[Your instructions] Print every record below exactly as written.
»»
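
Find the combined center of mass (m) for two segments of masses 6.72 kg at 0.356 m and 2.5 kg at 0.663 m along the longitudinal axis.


COM = (m1*x1 + m2*x2) / (m1 + m2)
COM = (6.72*0.356 + 2.5*0.663) / (6.72 + 2.5)
Numerator = 4.0498
Denominator = 9.2200
COM = 0.4392


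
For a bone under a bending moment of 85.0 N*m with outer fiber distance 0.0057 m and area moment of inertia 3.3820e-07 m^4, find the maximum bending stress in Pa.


sigma = M * c / I
sigma = 85.0 * 0.0057 / 3.3820e-07
M * c = 0.4845
sigma = 1.4326e+06


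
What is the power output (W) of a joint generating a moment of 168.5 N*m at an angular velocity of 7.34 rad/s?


P = M * omega
P = 168.5 * 7.34
P = 1236.7900


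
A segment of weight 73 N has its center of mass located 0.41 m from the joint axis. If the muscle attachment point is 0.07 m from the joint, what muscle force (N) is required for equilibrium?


F_muscle = W * d_load / d_muscle
F_muscle = 73 * 0.41 / 0.07
Numerator = 29.9300
F_muscle = 427.5714


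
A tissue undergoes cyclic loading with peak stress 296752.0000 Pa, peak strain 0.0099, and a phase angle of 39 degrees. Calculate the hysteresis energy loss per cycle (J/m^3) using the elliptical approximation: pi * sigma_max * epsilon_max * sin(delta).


E_loss = pi * sigma_max * epsilon_max * sin(delta)
delta = 39 deg = 0.6807 rad
sin(delta) = 0.6293
E_loss = pi * 296752.0000 * 0.0099 * 0.6293
E_loss = 5808.3199


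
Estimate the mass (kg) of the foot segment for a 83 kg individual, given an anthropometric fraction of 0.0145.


m_segment = body_mass * fraction
m_segment = 83 * 0.0145
m_segment = 1.2035


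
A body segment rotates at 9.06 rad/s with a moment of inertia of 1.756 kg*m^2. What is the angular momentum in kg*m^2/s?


L = I * omega
L = 1.756 * 9.06
L = 15.9094


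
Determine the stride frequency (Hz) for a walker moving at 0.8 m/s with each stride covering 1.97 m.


f = v / stride_length
f = 0.8 / 1.97
f = 0.4061


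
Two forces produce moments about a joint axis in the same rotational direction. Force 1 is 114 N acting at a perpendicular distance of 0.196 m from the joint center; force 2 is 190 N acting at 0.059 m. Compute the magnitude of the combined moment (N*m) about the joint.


M = F1 * d1 + F2 * d2
M = 114 * 0.196 + 190 * 0.059
M = 22.3440 + 11.2100
M = 33.5540


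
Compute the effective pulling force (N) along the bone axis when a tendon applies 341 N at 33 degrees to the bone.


F_eff = F_tendon * cos(theta)
theta = 33 deg = 0.5760 rad
cos(theta) = 0.8387
F_eff = 341 * 0.8387
F_eff = 285.9867


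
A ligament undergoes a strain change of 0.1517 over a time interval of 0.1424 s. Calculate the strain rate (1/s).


strain_rate = delta_strain / delta_t
strain_rate = 0.1517 / 0.1424
strain_rate = 1.0653


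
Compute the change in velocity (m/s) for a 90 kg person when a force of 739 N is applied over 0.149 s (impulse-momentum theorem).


J = F * dt = 739 * 0.149 = 110.1110 N*s
delta_v = J / m
delta_v = 110.1110 / 90
delta_v = 1.2235


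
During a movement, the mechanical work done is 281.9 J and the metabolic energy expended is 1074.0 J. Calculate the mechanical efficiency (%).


eta = (W_mech / E_meta) * 100
eta = (281.9 / 1074.0) * 100
ratio = 0.2625
eta = 26.2477


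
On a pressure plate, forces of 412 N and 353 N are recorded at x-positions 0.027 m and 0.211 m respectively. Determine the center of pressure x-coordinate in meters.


COP_x = (F1*x1 + F2*x2) / (F1 + F2)
COP_x = (412*0.027 + 353*0.211) / (412 + 353)
Numerator = 85.6070
Denominator = 765
COP_x = 0.1119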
««
[Written answer]
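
Find the combined center of mass (m) for two segments of masses 6.72 kg at 0.356 m and 2.5 kg at 0.663 m along the longitudinal axis.


COM = (m1*x1 + m2*x2) / (m1 + m2)
COM = (6.72*0.356 + 2.5*0.663) / (6.72 + 2.5)
Numerator = 4.0498
Denominator = 9.2200
COM = 0.4392


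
For a bone under a bending moment of 85.0 N*m with outer fiber distance 0.0057 m and area moment of inertia 3.3820e-07 m^4, find the maximum bending stress in Pa.


sigma = M * c / I
sigma = 85.0 * 0.0057 / 3.3820e-07
M * c = 0.4845
sigma = 1.4326e+06


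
What is the power output (W) of a joint generating a moment of 168.5 N*m at an angular velocity of 7.34 rad/s?


P = M * omega
P = 168.5 * 7.34
P = 1236.7900


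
A segment of weight 73 N has its center of mass located 0.41 m from the joint axis. If the muscle attachment point is 0.07 m from the joint, what muscle force (N) is required for equilibrium?


F_muscle = W * d_load / d_muscle
F_muscle = 73 * 0.41 / 0.07
Numerator = 29.9300
F_muscle = 427.5714


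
A tissue undergoes cyclic loading with peak stress 296752.0000 Pa, peak strain 0.0099, and a phase angle of 39 degrees. Calculate the hysteresis energy loss per cycle (J/m^3) using the elliptical approximation: pi * sigma_max * epsilon_max * sin(delta).


E_loss = pi * sigma_max * epsilon_max * sin(delta)
delta = 39 deg = 0.6807 rad
sin(delta) = 0.6293
E_loss = pi * 296752.0000 * 0.0099 * 0.6293
E_loss = 5808.3199


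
Estimate the mass (kg) of the foot segment for a 83 kg individual, given an anthropometric fraction of 0.0145.


m_segment = body_mass * fraction
m_segment = 83 * 0.0145
m_segment = 1.2035


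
A body segment rotates at 9.06 rad/s with a moment of inertia of 1.756 kg*m^2. What is the angular momentum in kg*m^2/s?


L = I * omega
L = 1.756 * 9.06
L = 15.9094


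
Determine the stride frequency (Hz) for a walker moving at 0.8 m/s with each stride covering 1.97 m.


f = v / stride_length
f = 0.8 / 1.97
f = 0.4061


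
Two forces produce moments about a joint axis in the same rotational direction. Force 1 is 114 N acting at a perpendicular distance of 0.196 m from the joint center; force 2 is 190 N acting at 0.059 m. Compute the magnitude of the combined moment (N*m) about the joint.


M = F1 * d1 + F2 * d2
M = 114 * 0.196 + 190 * 0.059
M = 22.3440 + 11.2100
M = 33.5540


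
Compute the effective pulling force (N) along the bone axis when a tendon applies 341 N at 33 degrees to the bone.


F_eff = F_tendon * cos(theta)
theta = 33 deg = 0.5760 rad
cos(theta) = 0.8387
F_eff = 341 * 0.8387
F_eff = 285.9867


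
A ligament undergoes a strain change of 0.1517 over a time interval of 0.1424 s. Calculate the strain rate (1/s).


strain_rate = delta_strain / delta_t
strain_rate = 0.1517 / 0.1424
strain_rate = 1.0653


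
Compute the change in velocity (m/s) for a 90 kg person when a force of 739 N is applied over 0.149 s (impulse-momentum theorem).


J = F * dt = 739 * 0.149 = 110.1110 N*s
delta_v = J / m
delta_v = 110.1110 / 90
delta_v = 1.2235


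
During a movement, the mechanical work done is 281.9 J and the metabolic energy expended is 1074.0 J. Calculate the mechanical efficiency (%).


eta = (W_mech / E_meta) * 100
eta = (281.9 / 1074.0) * 100
ratio = 0.2625
eta = 26.2477


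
On a pressure plate, forces of 412 N and 353 N are recorded at x-positions 0.027 m and 0.211 m respectively. Determine the center of pressure x-coordinate in meters.


COP_x = (F1*x1 + F2*x2) / (F1 + F2)
COP_x = (412*0.027 + 353*0.211) / (412 + 353)
Numerator = 85.6070
Denominator = 765
COP_x = 0.1119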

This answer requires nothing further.